[Saved entries]
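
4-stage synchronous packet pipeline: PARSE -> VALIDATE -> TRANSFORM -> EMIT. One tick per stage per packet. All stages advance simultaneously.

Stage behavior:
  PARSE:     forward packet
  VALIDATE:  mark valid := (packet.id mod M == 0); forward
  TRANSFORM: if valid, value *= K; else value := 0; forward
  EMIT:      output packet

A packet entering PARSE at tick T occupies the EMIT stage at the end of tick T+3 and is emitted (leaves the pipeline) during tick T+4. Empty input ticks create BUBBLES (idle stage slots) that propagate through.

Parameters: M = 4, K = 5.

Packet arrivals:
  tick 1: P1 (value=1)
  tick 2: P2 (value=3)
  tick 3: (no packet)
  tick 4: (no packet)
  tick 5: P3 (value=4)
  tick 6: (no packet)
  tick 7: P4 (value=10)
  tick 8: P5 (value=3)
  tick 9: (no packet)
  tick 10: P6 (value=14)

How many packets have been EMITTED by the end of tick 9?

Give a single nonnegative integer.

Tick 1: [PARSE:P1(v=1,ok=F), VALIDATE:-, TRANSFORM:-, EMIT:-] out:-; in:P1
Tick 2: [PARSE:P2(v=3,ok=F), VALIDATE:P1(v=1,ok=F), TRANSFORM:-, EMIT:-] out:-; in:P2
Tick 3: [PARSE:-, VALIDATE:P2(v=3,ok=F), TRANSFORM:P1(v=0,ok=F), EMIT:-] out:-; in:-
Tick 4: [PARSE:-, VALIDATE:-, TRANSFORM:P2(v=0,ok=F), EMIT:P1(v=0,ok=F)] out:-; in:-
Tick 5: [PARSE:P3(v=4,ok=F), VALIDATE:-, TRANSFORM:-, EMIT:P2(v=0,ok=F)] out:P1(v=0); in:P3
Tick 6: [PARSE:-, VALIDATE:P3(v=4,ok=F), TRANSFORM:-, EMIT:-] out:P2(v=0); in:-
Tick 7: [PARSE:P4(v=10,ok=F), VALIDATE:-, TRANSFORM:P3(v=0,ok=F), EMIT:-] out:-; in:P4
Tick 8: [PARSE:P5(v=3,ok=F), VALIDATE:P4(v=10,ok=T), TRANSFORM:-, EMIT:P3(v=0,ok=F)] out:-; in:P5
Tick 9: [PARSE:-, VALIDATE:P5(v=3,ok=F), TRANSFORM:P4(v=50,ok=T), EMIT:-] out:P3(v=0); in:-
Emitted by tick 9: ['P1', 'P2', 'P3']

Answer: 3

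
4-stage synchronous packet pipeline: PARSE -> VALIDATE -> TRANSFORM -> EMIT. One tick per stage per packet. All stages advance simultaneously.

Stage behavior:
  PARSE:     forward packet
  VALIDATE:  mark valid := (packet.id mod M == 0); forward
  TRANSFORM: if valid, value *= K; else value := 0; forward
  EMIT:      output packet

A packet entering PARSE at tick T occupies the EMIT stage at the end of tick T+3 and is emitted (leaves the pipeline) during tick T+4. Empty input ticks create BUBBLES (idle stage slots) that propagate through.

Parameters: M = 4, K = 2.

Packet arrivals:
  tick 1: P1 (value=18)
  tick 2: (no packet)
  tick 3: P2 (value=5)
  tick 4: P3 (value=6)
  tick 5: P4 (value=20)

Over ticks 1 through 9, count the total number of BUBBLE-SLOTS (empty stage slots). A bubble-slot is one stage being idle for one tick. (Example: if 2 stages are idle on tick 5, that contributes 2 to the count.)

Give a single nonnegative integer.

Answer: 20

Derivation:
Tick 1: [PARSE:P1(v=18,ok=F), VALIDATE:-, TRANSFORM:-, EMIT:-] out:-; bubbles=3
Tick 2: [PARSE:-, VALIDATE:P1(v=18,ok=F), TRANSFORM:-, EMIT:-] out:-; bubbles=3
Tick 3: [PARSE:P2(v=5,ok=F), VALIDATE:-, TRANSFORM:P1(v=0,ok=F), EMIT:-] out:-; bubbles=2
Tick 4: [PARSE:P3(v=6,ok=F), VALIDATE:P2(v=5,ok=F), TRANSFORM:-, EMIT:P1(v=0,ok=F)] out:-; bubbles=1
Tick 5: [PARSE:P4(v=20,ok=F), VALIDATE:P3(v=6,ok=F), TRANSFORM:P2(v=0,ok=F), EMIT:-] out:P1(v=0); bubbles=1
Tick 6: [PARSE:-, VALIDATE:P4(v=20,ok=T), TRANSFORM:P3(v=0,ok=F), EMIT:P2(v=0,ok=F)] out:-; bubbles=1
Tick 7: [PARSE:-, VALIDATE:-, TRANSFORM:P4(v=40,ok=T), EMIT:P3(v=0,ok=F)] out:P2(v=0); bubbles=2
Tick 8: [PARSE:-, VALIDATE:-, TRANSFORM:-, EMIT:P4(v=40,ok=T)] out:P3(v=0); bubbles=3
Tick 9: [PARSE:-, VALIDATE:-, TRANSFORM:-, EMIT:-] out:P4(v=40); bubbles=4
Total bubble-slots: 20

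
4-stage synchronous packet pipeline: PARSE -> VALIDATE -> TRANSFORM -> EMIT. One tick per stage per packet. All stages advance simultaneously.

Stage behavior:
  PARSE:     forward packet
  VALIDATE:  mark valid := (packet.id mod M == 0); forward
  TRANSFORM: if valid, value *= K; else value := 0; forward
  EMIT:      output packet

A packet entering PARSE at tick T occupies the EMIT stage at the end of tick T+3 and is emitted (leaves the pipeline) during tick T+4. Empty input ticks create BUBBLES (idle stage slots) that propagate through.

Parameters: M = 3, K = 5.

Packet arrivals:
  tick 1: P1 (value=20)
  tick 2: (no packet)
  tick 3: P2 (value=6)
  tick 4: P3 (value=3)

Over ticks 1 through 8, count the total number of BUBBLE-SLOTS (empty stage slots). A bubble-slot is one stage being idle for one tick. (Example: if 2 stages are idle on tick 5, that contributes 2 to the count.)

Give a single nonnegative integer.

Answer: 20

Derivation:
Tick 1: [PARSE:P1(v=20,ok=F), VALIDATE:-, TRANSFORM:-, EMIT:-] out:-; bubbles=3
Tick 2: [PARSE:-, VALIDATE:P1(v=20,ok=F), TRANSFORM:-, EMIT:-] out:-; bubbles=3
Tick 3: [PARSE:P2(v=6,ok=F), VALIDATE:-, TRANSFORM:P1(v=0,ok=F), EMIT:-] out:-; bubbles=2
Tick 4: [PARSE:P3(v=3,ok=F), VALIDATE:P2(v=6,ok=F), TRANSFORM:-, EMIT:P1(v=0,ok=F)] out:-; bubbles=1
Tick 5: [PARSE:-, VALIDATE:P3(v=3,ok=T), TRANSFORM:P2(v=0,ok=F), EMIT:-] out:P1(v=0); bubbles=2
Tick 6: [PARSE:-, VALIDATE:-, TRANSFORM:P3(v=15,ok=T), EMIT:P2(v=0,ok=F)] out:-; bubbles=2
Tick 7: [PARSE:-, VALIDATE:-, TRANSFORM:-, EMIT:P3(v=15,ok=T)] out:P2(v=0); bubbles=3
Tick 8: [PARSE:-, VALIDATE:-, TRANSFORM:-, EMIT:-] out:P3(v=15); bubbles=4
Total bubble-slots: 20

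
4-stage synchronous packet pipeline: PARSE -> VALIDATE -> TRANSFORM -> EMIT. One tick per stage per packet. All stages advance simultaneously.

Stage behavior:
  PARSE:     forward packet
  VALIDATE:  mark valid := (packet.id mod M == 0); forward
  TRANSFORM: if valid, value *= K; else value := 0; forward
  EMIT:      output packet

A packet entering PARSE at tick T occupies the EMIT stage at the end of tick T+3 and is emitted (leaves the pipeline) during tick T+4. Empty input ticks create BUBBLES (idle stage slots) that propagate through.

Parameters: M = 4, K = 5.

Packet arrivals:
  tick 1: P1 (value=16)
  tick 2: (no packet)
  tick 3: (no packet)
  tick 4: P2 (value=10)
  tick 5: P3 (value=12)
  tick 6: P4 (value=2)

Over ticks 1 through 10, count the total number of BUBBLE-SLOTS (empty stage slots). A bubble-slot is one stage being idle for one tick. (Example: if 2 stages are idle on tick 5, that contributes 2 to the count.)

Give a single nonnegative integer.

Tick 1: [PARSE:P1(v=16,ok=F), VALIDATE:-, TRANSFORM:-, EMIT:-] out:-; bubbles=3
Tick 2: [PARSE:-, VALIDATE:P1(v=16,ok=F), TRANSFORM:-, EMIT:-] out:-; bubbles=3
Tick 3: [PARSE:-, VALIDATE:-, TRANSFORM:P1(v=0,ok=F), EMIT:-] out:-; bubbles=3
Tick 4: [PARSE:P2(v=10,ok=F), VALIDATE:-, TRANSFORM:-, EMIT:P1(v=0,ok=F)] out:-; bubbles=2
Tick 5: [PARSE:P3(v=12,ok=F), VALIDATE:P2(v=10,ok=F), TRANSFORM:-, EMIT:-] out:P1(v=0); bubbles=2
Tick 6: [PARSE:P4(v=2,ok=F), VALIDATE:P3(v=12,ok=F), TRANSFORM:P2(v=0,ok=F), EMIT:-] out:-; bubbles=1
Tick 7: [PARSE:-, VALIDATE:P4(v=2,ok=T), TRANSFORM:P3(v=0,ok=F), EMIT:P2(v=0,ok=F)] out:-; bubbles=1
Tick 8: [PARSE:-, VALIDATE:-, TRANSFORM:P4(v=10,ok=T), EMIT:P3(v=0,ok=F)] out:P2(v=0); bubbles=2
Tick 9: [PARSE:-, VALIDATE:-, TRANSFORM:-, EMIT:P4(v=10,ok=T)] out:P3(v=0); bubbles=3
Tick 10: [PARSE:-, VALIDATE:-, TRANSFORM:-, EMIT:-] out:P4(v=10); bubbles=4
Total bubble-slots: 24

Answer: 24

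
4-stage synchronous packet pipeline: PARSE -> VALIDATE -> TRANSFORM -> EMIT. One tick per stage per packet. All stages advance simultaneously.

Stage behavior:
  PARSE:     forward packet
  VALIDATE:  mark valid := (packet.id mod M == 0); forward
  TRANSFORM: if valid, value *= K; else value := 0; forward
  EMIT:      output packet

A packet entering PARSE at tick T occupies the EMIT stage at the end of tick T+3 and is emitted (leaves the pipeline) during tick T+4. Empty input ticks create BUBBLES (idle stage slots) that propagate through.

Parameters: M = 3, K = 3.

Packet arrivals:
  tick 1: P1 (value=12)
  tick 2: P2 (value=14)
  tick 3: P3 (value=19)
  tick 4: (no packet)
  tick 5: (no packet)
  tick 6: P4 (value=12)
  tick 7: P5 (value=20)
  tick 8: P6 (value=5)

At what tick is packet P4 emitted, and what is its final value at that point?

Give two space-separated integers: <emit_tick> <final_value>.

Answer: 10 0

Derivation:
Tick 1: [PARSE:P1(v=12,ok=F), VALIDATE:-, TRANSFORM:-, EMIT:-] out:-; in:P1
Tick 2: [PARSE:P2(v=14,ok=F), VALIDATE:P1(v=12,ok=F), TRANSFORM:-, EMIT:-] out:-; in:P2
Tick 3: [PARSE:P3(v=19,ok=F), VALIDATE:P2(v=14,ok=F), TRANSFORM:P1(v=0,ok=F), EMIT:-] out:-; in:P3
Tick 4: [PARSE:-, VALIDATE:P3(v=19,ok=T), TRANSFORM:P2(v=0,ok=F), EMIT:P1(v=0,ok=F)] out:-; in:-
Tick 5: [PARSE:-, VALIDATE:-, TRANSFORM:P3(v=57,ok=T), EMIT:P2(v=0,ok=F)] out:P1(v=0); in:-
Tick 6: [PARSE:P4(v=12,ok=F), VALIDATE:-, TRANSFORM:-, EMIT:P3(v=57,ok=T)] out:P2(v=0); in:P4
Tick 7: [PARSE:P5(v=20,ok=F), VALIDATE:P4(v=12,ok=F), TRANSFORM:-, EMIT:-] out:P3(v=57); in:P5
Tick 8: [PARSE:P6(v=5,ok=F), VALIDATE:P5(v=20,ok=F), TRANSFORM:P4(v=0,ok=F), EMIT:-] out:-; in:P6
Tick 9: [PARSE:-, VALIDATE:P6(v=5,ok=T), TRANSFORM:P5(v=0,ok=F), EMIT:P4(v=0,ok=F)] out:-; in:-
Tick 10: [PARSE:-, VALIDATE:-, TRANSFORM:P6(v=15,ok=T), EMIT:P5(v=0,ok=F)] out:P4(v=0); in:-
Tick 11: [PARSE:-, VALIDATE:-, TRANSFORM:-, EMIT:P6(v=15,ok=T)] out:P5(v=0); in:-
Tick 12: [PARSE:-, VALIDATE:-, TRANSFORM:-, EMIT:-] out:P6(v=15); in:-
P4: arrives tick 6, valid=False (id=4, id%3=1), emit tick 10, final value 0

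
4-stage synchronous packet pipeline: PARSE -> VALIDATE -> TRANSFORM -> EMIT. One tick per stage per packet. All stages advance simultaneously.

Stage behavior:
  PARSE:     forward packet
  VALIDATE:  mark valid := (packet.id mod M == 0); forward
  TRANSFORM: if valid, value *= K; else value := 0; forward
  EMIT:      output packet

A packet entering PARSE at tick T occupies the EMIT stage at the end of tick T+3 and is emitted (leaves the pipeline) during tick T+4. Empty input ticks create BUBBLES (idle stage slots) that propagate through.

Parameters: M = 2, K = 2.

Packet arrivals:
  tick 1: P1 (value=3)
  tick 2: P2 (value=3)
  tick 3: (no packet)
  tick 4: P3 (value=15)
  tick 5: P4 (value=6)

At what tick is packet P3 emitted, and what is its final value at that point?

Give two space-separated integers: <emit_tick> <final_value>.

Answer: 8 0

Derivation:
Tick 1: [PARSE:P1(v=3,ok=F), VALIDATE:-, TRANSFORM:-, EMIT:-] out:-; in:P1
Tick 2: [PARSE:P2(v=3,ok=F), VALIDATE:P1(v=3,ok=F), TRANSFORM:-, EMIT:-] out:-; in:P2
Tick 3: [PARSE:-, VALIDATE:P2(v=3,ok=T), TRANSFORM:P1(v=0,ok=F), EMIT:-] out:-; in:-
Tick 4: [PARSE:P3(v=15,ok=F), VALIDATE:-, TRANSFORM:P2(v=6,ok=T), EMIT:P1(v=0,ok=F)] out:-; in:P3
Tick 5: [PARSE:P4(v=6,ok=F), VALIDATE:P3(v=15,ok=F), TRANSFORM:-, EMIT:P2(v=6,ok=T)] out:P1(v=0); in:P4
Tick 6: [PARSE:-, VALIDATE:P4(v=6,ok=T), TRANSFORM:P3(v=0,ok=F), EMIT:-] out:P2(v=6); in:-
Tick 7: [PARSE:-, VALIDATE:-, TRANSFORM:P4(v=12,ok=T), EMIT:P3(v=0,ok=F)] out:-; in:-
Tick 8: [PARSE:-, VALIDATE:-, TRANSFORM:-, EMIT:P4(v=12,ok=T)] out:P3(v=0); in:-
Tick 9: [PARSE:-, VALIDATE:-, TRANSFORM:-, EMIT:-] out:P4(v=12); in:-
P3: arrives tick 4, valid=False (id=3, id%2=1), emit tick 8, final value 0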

What the task requires
Look above for the line holding "tick 5: P3 (value=12)", then set down exactly that line and every line after it up to and including the line holding "Over ticks 1 through 10, count", with nothing else.

Reply to the exercise
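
  tick 5: P3 (value=12)
  tick 6: P4 (value=2)

Over ticks 1 through 10, count the total number of BUBBLE-SLOTS (empty stage slots). A bubble-slot is one stage being idle for one tick. (Example: if 2 stages are idle on tick 5, that contributes 2 to the count.)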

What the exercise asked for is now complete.